Assigned task >> Write out every entry exactly as it appears.

Supplied records >>
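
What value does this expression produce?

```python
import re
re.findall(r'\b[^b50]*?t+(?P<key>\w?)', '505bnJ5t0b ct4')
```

['4']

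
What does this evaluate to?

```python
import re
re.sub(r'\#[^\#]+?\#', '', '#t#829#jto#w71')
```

'829w71'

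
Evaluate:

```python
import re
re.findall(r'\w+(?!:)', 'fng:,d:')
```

The negative lookahead/lookbehind blocks any match where the forbidden context is present.
Walking the string: at [0:2] → 'fn'.
`findall` yields the raw match text (1 of them) because the pattern has no groups.

['fn']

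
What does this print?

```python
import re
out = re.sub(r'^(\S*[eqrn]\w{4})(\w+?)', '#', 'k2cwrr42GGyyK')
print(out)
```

#yK

Pattern: anchored at the start of the string; then zero or more of a non-whitespace character, then one of [eqrn], then exactly 4 of a word character (captured); then one or more of a word character (lazy) (captured).
Matches: at [0:11] → 'k2cwrr42GGy'.
`sub` substitutes '#' at each match site.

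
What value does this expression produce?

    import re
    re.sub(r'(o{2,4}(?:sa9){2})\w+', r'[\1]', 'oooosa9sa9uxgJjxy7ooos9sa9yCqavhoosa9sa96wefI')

This matches 2 to 4 of the literal 'o', then the literal 'sa9' repeated 2 times (captured); then one or more of a word character.
Matches: at [0:45] → 'oooosa9sa9uxgJjxy7ooos9sa9yCqavhoosa9sa96wefI'.
The replacement refers to a captured group, so each match is rewritten using its own captured text.

'[oooosa9sa9]'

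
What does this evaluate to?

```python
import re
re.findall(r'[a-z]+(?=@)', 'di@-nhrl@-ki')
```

['di', 'nhrl']

Lookahead/lookbehind check context without consuming it, so the matched span excludes the asserted characters.
Walking the string: at [0:2] → 'di'; at [4:8] → 'nhrl'.
No capturing groups, so `findall` returns the 2 full match strings.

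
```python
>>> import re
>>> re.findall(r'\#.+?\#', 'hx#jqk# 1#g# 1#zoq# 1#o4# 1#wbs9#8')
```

['#jqk#', '#g#', '#zoq#', '#o4#', '#wbs9#']

Lazy quantifiers expand one character at a time until the remainder of the pattern can match.
Since nothing is captured, `findall` lists the 5 matched substrings directly.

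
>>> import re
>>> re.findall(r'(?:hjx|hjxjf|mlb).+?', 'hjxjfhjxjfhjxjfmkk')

Alternation tries branches left to right and keeps the first one that lets the overall match succeed at that position.
No capturing groups, so `findall` returns the 3 full match strings.

['hjxj', 'hjxj', 'hjxj']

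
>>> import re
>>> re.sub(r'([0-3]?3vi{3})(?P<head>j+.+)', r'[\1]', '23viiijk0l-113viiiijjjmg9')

The replacement refers to a captured group, so each match is rewritten using its own captured text.

'[23viii]'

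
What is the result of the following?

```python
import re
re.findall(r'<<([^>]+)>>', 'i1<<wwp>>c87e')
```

One capturing group, so `findall` returns just the captured substring from the one match — 1 in all.

['wwp']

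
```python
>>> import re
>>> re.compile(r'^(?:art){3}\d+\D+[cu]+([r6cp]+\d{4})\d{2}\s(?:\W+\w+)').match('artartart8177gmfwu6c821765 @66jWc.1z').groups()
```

('6c8217',)

The match spans [0:33] → 'artartart8177gmfwu6c821765 @66jWc'.
Captured: group 1 = '6c8217'.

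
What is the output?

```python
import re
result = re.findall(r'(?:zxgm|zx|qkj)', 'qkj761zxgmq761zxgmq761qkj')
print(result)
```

Alternation isn't longest-match — the leftmost alternative that fits at this position is chosen.
Matches: at [0:3] → 'qkj'; at [6:10] → 'zxgm'; at [14:18] → 'zxgm'; at [22:25] → 'qkj'.
`findall` yields the raw match text (4 of them) because the pattern has no groups.

['qkj', 'zxgm', 'zxgm', 'qkj']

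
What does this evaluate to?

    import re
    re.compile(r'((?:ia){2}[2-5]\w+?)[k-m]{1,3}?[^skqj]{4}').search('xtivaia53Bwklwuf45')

None

This matches the literal 'ia' repeated 2 times, then a character in [2-5], then one or more of a word character (lazy) (captured); then 1 to 3 of a character in [k-m] (lazy), then exactly 4 of any character except [skqj].
Here the pattern never matches, so the call returns None.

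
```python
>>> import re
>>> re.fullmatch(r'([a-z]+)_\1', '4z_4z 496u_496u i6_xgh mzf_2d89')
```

For `fullmatch`, every character of the input must be accounted for by the pattern.
Here the string isn't matched end-to-end, so the call returns None.

None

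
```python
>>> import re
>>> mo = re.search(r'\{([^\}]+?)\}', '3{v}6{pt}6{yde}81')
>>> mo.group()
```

'{v}'

`re.search` scans for the first position where the pattern succeeds.
The match spans [1:4] → '{v}'.
Captured: group 1 = 'v'.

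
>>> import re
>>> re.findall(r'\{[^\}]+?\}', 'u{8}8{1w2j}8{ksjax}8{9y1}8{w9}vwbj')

['{8}', '{1w2j}', '{ksjax}', '{9y1}', '{w9}']

Matches: at [1:4] → '{8}'; at [5:11] → '{1w2j}'; at [12:19] → '{ksjax}'; at [20:25] → '{9y1}'; at [26:30] → '{w9}'.
`findall` yields the raw match text (5 of them) because the pattern has no groups.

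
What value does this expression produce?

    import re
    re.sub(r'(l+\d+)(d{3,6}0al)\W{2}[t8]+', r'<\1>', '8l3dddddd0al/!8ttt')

'8<l3>'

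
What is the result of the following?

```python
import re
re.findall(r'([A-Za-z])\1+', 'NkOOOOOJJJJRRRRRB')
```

['O', 'J', 'R']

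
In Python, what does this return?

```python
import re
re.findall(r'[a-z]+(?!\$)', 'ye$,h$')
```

Because the assertion is negative and zero-width, positions next to the forbidden text are skipped.
With no groups in the pattern, `findall` gives back each whole match — 1 here.

['y']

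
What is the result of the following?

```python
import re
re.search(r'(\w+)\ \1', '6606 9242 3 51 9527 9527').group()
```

'9527 9527'

A backreference is literal: `\1` must see the identical characters the first group matched.
`re.search` scans for the first position where the pattern succeeds.
The match spans [15:24] → '9527 9527'.
Captured: group 1 = '9527'.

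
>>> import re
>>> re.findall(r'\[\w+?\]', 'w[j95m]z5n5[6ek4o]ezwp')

With no groups in the pattern, `findall` gives back each whole match — 2 here.

['[j95m]', '[6ek4o]']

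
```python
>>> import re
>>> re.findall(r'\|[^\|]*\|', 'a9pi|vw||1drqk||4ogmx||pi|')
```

['|vw|', '|1drqk|', '|4ogmx|', '|pi|']

Matches: at [4:8] → '|vw|'; at [8:15] → '|1drqk|'; at [15:22] → '|4ogmx|'; at [22:26] → '|pi|'.
Since nothing is captured, `findall` lists the 4 matched substrings directly.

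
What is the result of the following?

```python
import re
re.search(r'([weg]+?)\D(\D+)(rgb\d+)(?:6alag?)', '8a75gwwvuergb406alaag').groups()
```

The match spans [4:19] → 'gwwvuergb406ala'.
Captured: group 1 = 'g', group 2 = 'wvue', group 3 = 'rgb40'.

('g', 'wvue', 'rgb40')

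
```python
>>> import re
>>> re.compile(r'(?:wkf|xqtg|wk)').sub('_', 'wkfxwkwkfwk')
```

'_x___'

Alternation isn't longest-match — the leftmost alternative that fits at this position is chosen.
Each match is replaced by '_'.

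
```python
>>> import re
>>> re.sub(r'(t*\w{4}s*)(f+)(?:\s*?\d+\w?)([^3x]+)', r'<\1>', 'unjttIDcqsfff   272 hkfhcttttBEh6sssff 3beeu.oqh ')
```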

Final answer >>
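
What value does this expression produce?

```python
import re
re.findall(r'\b[^b50]*?t+(?P<key>\w?)', '505bnJ5t0b ct4')
```

['4']

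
What does this evaluate to?

```python
import re
re.sub(r'\#[^\#]+?\#', '', '#t#829#jto#w71')
```

'829w71'

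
Evaluate:

```python
import re
re.findall(r'\w+(?!:)', 'fng:,d:')
```

The negative lookahead/lookbehind blocks any match where the forbidden context is present.
Walking the string: at [0:2] → 'fn'.
`findall` yields the raw match text (1 of them) because the pattern has no groups.

['fn']

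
What does this print?

```python
import re
out = re.sub(r'^(\S*[eqrn]\w{4})(\w+?)', '#', 'k2cwrr42GGyyK')
print(out)
```

#yK

Pattern: anchored at the start of the string; then zero or more of a non-whitespace character, then one of [eqrn], then exactly 4 of a word character (captured); then one or more of a word character (lazy) (captured).
Matches: at [0:11] → 'k2cwrr42GGy'.
`sub` substitutes '#' at each match site.

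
What value does this expression produce?

    import re
    re.sub(r'(o{2,4}(?:sa9){2})\w+', r'[\1]', 'oooosa9sa9uxgJjxy7ooos9sa9yCqavhoosa9sa96wefI')

This matches 2 to 4 of the literal 'o', then the literal 'sa9' repeated 2 times (captured); then one or more of a word character.
Matches: at [0:45] → 'oooosa9sa9uxgJjxy7ooos9sa9yCqavhoosa9sa96wefI'.
The replacement refers to a captured group, so each match is rewritten using its own captured text.

'[oooosa9sa9]'

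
What does this evaluate to?

```python
import re
re.findall(r'[a-z]+(?=@)', 'di@-nhrl@-ki')
```

['di', 'nhrl']

Lookahead/lookbehind check context without consuming it, so the matched span excludes the asserted characters.
Walking the string: at [0:2] → 'di'; at [4:8] → 'nhrl'.
No capturing groups, so `findall` returns the 2 full match strings.

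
```python
>>> import re
>>> re.findall(r'\#.+?\#', 'hx#jqk# 1#g# 1#zoq# 1#o4# 1#wbs9#8')
```

['#jqk#', '#g#', '#zoq#', '#o4#', '#wbs9#']

Lazy quantifiers expand one character at a time until the remainder of the pattern can match.
Since nothing is captured, `findall` lists the 5 matched substrings directly.

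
>>> import re
>>> re.findall(r'(?:hjx|hjxjf|mlb).+?', 'hjxjfhjxjfhjxjfmkk')

Alternation tries branches left to right and keeps the first one that lets the overall match succeed at that position.
No capturing groups, so `findall` returns the 3 full match strings.

['hjxj', 'hjxj', 'hjxj']

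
>>> import re
>>> re.sub(r'([0-3]?3vi{3})(?P<head>j+.+)', r'[\1]', '23viiijk0l-113viiiijjjmg9')

The replacement refers to a captured group, so each match is rewritten using its own captured text.

'[23viii]'

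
What is the result of the following?

```python
import re
re.findall(r'<<([^>]+)>>', 'i1<<wwp>>c87e')
```

One capturing group, so `findall` returns just the captured substring from the one match — 1 in all.

['wwp']

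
```python
>>> import re
>>> re.compile(r'^(?:art){3}\d+\D+[cu]+([r6cp]+\d{4})\d{2}\s(?:\W+\w+)').match('artartart8177gmfwu6c821765 @66jWc.1z').groups()
```

('6c8217',)

The match spans [0:33] → 'artartart8177gmfwu6c821765 @66jWc'.
Captured: group 1 = '6c8217'.

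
What is the output?

```python
import re
result = re.findall(r'(?:zxgm|zx|qkj)', 'qkj761zxgmq761zxgmq761qkj')
print(result)
```

Alternation isn't longest-match — the leftmost alternative that fits at this position is chosen.
Matches: at [0:3] → 'qkj'; at [6:10] → 'zxgm'; at [14:18] → 'zxgm'; at [22:25] → 'qkj'.
`findall` yields the raw match text (4 of them) because the pattern has no groups.

['qkj', 'zxgm', 'zxgm', 'qkj']

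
What does this evaluate to?

    import re
    re.compile(r'((?:ia){2}[2-5]\w+?)[k-m]{1,3}?[^skqj]{4}').search('xtivaia53Bwklwuf45')

None

This matches the literal 'ia' repeated 2 times, then a character in [2-5], then one or more of a word character (lazy) (captured); then 1 to 3 of a character in [k-m] (lazy), then exactly 4 of any character except [skqj].
Here the pattern never matches, so the call returns None.

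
```python
>>> import re
>>> re.fullmatch(r'([a-z]+)_\1', '4z_4z 496u_496u i6_xgh mzf_2d89')
```

For `fullmatch`, every character of the input must be accounted for by the pattern.
Here the string isn't matched end-to-end, so the call returns None.

None

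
```python
>>> import re
>>> mo = re.search(r'\{([^\}]+?)\}', '3{v}6{pt}6{yde}81')
>>> mo.group()
```

'{v}'

`re.search` scans for the first position where the pattern succeeds.
The match spans [1:4] → '{v}'.
Captured: group 1 = 'v'.

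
>>> import re
>>> re.findall(r'\{[^\}]+?\}', 'u{8}8{1w2j}8{ksjax}8{9y1}8{w9}vwbj')

['{8}', '{1w2j}', '{ksjax}', '{9y1}', '{w9}']

Matches: at [1:4] → '{8}'; at [5:11] → '{1w2j}'; at [12:19] → '{ksjax}'; at [20:25] → '{9y1}'; at [26:30] → '{w9}'.
`findall` yields the raw match text (5 of them) because the pattern has no groups.

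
What value does this expression produce?

    import re
    re.sub(r'(l+\d+)(d{3,6}0al)\W{2}[t8]+', r'<\1>', '8l3dddddd0al/!8ttt')

'8<l3>'

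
What is the result of the following?

```python
import re
re.findall(r'([A-Za-z])\1+', 'NkOOOOOJJJJRRRRRB')
```

['O', 'J', 'R']

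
In Python, what does this return?

```python
import re
re.findall(r'[a-z]+(?!\$)', 'ye$,h$')
```

Because the assertion is negative and zero-width, positions next to the forbidden text are skipped.
With no groups in the pattern, `findall` gives back each whole match — 1 here.

['y']

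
What is the result of the following?

```python
import re
re.search(r'(\w+)\ \1', '6606 9242 3 51 9527 9527').group()
```

'9527 9527'

A backreference is literal: `\1` must see the identical characters the first group matched.
`re.search` scans for the first position where the pattern succeeds.
The match spans [15:24] → '9527 9527'.
Captured: group 1 = '9527'.

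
>>> import re
>>> re.findall(r'\[\w+?\]', 'w[j95m]z5n5[6ek4o]ezwp')

With no groups in the pattern, `findall` gives back each whole match — 2 here.

['[j95m]', '[6ek4o]']

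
```python
>>> import re
>>> re.findall(r'\|[^\|]*\|', 'a9pi|vw||1drqk||4ogmx||pi|')
```

['|vw|', '|1drqk|', '|4ogmx|', '|pi|']

Matches: at [4:8] → '|vw|'; at [8:15] → '|1drqk|'; at [15:22] → '|4ogmx|'; at [22:26] → '|pi|'.
Since nothing is captured, `findall` lists the 4 matched substrings directly.

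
What is the result of the following?

```python
import re
re.search(r'([weg]+?)\D(\D+)(rgb\d+)(?:6alag?)', '8a75gwwvuergb406alaag').groups()
```

The match spans [4:19] → 'gwwvuergb406ala'.
Captured: group 1 = 'g', group 2 = 'wvue', group 3 = 'rgb40'.

('g', 'wvue', 'rgb40')

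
```python
>>> import re
>>> re.compile(r'(?:wkf|xqtg|wk)').sub('_', 'wkfxwkwkfwk')
```

'_x___'

Alternation isn't longest-match — the leftmost alternative that fits at this position is chosen.
Each match is replaced by '_'.

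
```python
>>> import re
>>> re.sub(r'(t*\w{4}s*)(f+)(?:\s*?\d+\w?)([^3x]+)', r'<\1>', 'unjttIDcqsfff   272 hkfhcttttBEh6sssff 3beeu.oqh ')
```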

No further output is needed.